### ACTION ITEM
Two lines in the data below mark the range: the one with "At a certain" and the one with "In a well-mixed". Return both, along with every line between them, exactly.

### DATA FOR ANALYSIS ###

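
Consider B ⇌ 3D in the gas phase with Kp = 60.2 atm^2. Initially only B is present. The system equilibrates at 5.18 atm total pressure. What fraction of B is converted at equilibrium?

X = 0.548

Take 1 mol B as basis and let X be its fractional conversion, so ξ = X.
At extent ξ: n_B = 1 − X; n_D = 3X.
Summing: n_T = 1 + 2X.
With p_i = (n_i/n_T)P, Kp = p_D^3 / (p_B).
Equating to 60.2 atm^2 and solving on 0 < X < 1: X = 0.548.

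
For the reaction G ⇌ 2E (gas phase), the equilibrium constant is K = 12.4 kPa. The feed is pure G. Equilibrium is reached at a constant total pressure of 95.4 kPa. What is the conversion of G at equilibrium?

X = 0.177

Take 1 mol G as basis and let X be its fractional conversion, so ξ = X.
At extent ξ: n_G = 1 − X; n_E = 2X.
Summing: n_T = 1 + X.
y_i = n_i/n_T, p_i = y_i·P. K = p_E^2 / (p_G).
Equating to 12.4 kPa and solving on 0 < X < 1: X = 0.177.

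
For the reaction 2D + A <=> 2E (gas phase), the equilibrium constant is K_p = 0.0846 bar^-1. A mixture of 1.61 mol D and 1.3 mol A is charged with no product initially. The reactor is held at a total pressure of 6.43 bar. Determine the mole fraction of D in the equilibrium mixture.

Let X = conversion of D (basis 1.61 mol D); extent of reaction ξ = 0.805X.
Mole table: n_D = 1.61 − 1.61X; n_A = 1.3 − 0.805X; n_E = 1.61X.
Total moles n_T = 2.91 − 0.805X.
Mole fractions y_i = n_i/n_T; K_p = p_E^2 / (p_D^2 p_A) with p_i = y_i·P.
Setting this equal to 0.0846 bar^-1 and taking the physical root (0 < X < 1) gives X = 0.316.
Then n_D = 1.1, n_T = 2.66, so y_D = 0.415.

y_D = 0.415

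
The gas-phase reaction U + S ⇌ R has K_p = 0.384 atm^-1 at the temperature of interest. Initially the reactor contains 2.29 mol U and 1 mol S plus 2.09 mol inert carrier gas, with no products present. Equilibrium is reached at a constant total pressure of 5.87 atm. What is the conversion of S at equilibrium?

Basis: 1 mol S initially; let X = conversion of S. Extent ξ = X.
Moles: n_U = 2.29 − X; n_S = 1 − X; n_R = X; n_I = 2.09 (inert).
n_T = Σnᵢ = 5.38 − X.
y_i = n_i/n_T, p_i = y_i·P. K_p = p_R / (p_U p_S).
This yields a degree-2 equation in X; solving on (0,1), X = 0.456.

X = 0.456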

###
### DATA FOR ANALYSIS ###

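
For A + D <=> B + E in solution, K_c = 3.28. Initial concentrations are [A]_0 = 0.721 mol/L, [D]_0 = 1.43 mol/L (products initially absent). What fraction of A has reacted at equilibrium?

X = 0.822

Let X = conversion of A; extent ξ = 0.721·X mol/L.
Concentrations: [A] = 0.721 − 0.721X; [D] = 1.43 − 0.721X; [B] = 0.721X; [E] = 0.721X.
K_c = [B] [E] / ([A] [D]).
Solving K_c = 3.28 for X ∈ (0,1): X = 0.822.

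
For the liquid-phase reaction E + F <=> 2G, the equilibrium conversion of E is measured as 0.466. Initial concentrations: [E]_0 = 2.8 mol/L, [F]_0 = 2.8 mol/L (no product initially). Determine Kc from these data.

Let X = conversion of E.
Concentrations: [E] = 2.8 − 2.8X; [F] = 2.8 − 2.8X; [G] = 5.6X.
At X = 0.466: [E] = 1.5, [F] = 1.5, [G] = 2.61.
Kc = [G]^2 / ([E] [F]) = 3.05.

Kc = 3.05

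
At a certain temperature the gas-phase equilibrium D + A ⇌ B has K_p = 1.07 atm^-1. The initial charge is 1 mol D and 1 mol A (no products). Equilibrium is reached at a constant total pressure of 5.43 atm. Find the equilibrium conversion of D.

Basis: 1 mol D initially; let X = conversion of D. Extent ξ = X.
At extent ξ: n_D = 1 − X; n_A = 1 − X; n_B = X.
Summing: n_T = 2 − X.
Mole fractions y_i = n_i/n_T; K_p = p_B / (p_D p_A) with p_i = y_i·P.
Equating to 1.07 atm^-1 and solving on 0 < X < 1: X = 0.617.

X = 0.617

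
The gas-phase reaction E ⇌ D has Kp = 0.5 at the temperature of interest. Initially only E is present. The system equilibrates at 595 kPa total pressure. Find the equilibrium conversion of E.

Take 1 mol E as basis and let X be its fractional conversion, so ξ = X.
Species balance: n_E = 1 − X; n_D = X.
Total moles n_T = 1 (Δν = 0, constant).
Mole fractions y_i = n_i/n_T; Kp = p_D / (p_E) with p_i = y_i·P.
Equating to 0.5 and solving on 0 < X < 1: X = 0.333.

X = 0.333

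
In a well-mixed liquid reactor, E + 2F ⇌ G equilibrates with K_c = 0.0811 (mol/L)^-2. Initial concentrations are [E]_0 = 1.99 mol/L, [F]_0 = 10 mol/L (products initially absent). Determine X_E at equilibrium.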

###

### REPLY TO THE EXERCISE
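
At a certain temperature the gas-phase equilibrium D + A ⇌ B has K_p = 1.07 atm^-1. The initial charge is 1 mol D and 1 mol A (no products). Equilibrium is reached at a constant total pressure of 5.43 atm. Find the equilibrium conversion of D.

Basis: 1 mol D initially; let X = conversion of D. Extent ξ = X.
At extent ξ: n_D = 1 − X; n_A = 1 − X; n_B = X.
Summing: n_T = 2 − X.
Mole fractions y_i = n_i/n_T; K_p = p_B / (p_D p_A) with p_i = y_i·P.
Equating to 1.07 atm^-1 and solving on 0 < X < 1: X = 0.617.

X = 0.617

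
The gas-phase reaction E ⇌ D has Kp = 0.5 at the temperature of interest. Initially only E is present. The system equilibrates at 595 kPa total pressure. Find the equilibrium conversion of E.

Take 1 mol E as basis and let X be its fractional conversion, so ξ = X.
Species balance: n_E = 1 − X; n_D = X.
Total moles n_T = 1 (Δν = 0, constant).
Mole fractions y_i = n_i/n_T; Kp = p_D / (p_E) with p_i = y_i·P.
Equating to 0.5 and solving on 0 < X < 1: X = 0.333.

X = 0.333

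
In a well-mixed liquid reactor, E + 2F ⇌ G equilibrates with K_c = 0.0811 (mol/L)^-2. Initial concentrations are [E]_0 = 1.99 mol/L, [F]_0 = 10 mol/L (products initially absent). Determine X_E at equilibrium.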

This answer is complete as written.